Would you repeat, exactly as given, the line with "Let G = ⟨c,d | d³=e, cdcd=e, c³=e⟩." and every line after it to the end of the entries?

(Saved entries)
============

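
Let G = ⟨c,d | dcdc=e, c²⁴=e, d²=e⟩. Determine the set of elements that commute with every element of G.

An element z ∈ Z(G) iff z commutes with every generator.
For example c¹² is central: (c¹²)·c = c¹³ = c·(c¹²); (c¹²)·d = c¹²d = d·(c¹²).
Whereas c ∉ Z(G) since c·d = cd ≠ c²³d = d·c.
Checking each of the 48 elements this way gives Z(G) = {e, c¹²}, of order 2.

Answer: {e, c¹²}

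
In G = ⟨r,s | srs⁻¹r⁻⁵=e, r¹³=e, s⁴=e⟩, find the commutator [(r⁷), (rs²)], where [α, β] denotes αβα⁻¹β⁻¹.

[(r⁷), (rs²)] = (r⁷)·(rs²)·(r⁷)⁻¹·(rs²)⁻¹.
  (r⁷) · (rs²) = r⁸s²
  (r⁸s²) · (r⁶) = r²s²
  (r²s²) · (rs²) = r

Answer: r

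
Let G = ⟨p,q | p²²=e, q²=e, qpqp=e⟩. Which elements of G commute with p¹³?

⟨p¹³⟩ ⊆ C_G(p¹³) since powers of p¹³ commute with p¹³; so |C_G(p¹³)| ≥ |⟨p¹³⟩| = 22.
By orbit–stabilizer, |C_G(p¹³)| = |G| / |conj. class of p¹³| = 44 / 2 = 22.
The 22 elements commuting with p¹³ are {e, p, p², p³, p⁴, p⁵, p⁶, p⁷, p⁸, p⁹, p¹⁰, p¹¹, p¹², p¹³, p¹⁴, p¹⁵, p¹⁶, p¹⁷, p¹⁸, p¹⁹, p²⁰, p²¹}.

Answer: {e, p, p², p³, p⁴, p⁵, p⁶, p⁷, p⁸, p⁹, p¹⁰, p¹¹, p¹², p¹³, p¹⁴, p¹⁵, p¹⁶, p¹⁷, p¹⁸, p¹⁹, p²⁰, p²¹}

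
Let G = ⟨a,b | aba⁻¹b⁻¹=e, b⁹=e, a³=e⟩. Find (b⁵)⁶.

Compute successive powers of (b⁵), reducing at each step:
  (b⁵)²: (b⁵) · b⁵ = b
  (b⁵)³: b · b⁵ = b⁶
  (b⁵)⁴: (b⁶) · b⁵ = b²
  (b⁵)⁵: (b²) · b⁵ = b⁷
  (b⁵)⁶: (b⁷) · b⁵ = b³

Answer: b³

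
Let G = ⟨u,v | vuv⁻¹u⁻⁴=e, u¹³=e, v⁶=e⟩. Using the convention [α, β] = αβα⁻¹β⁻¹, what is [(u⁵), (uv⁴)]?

[(u⁵), (uv⁴)] = (u⁵)·(uv⁴)·(u⁵)⁻¹·(uv⁴)⁻¹.
  (u⁵) · (uv⁴) = u⁶v⁴
  (u⁶v⁴) · (u⁸) = v⁴
  (v⁴) · (u¹⁰v²) = u¹²

Answer: u¹²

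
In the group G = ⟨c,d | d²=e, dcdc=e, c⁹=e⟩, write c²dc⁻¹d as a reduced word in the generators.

Multiply left to right, reducing at each step:
  (c²) · d = c²d
  (c²d) · c⁻¹ = c³d
  (c³d) · d = c³

Answer: c³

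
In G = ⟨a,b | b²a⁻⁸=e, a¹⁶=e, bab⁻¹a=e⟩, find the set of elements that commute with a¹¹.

⟨a¹¹⟩ ⊆ C_G(a¹¹) since powers of a¹¹ commute with a¹¹; so |C_G(a¹¹)| ≥ |⟨a¹¹⟩| = 16.
By orbit–stabilizer, |C_G(a¹¹)| = |G| / |conj. class of a¹¹| = 32 / 2 = 16.
The 16 elements commuting with a¹¹ are {e, a, a², a³, a⁴, a⁵, a⁶, a⁷, a⁸, a⁹, a¹⁰, a¹¹, a¹², a¹³, a¹⁴, a¹⁵}.

Answer: {e, a, a², a³, a⁴, a⁵, a⁶, a⁷, a⁸, a⁹, a¹⁰, a¹¹, a¹², a¹³, a¹⁴, a¹⁵}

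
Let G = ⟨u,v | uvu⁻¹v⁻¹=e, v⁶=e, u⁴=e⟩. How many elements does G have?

Enumerate words in the generators, reducing via the relations: the distinct elements are
  {e, u, v, uv, u², u³, v², v³, v⁴, v⁵, uv², uv³, uv⁴, uv⁵, u²v, u³v, u²v², u²v³, u²v⁴, u²v⁵, u³v², u³v³, u³v⁴, u³v⁵}.
No further products give new elements, so |G| = 24.

Answer: 24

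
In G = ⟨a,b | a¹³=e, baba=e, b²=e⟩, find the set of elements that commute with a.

⟨a⟩ ⊆ C_G(a) since powers of a commute with a; so |C_G(a)| ≥ |⟨a⟩| = 13.
By orbit–stabilizer, |C_G(a)| = |G| / |conj. class of a| = 26 / 2 = 13.
The 13 elements commuting with a are {e, a, a², a³, a⁴, a⁵, a⁶, a⁷, a⁸, a⁹, a¹⁰, a¹¹, a¹²}.

Answer: {e, a, a², a³, a⁴, a⁵, a⁶, a⁷, a⁸, a⁹, a¹⁰, a¹¹, a¹²}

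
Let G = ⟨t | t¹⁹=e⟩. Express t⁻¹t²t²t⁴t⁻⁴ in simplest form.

Multiply left to right, reducing at each step:
  (t¹⁸) · t² = t
  t · t² = t³
  (t³) · t⁴ = t⁷
  (t⁷) · t⁻⁴ = t³

Answer: t³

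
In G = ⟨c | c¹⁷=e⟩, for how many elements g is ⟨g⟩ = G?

G is cyclic of order 17. An element generates G iff its order is 17, and a cyclic group of order 17 has exactly φ(17) = 16 such elements.

Answer: 16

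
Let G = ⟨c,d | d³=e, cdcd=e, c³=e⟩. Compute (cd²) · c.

Compute (cd²) · c by multiplying left to right and reducing via the relations at each step:
  (cd²) · c = cd²c

Answer: cd²c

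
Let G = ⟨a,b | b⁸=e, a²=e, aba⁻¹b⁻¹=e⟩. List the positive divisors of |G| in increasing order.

|G| = 16 = 2⁴. By Lagrange's theorem the order of any subgroup divides 16; the divisors of 16 are 1, 2, 4, 8, 16.

Answer: 1, 2, 4, 8, 16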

============

## [Reply to the task]
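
Let G = ⟨c,d | d³=e, cdcd=e, c³=e⟩. Compute (cd²) · c.

Compute (cd²) · c by multiplying left to right and reducing via the relations at each step:
  (cd²) · c = cd²c

Answer: cd²c

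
Let G = ⟨a,b | b⁸=e, a²=e, aba⁻¹b⁻¹=e⟩. List the positive divisors of |G| in increasing order.

|G| = 16 = 2⁴. By Lagrange's theorem the order of any subgroup divides 16; the divisors of 16 are 1, 2, 4, 8, 16.

Answer: 1, 2, 4, 8, 16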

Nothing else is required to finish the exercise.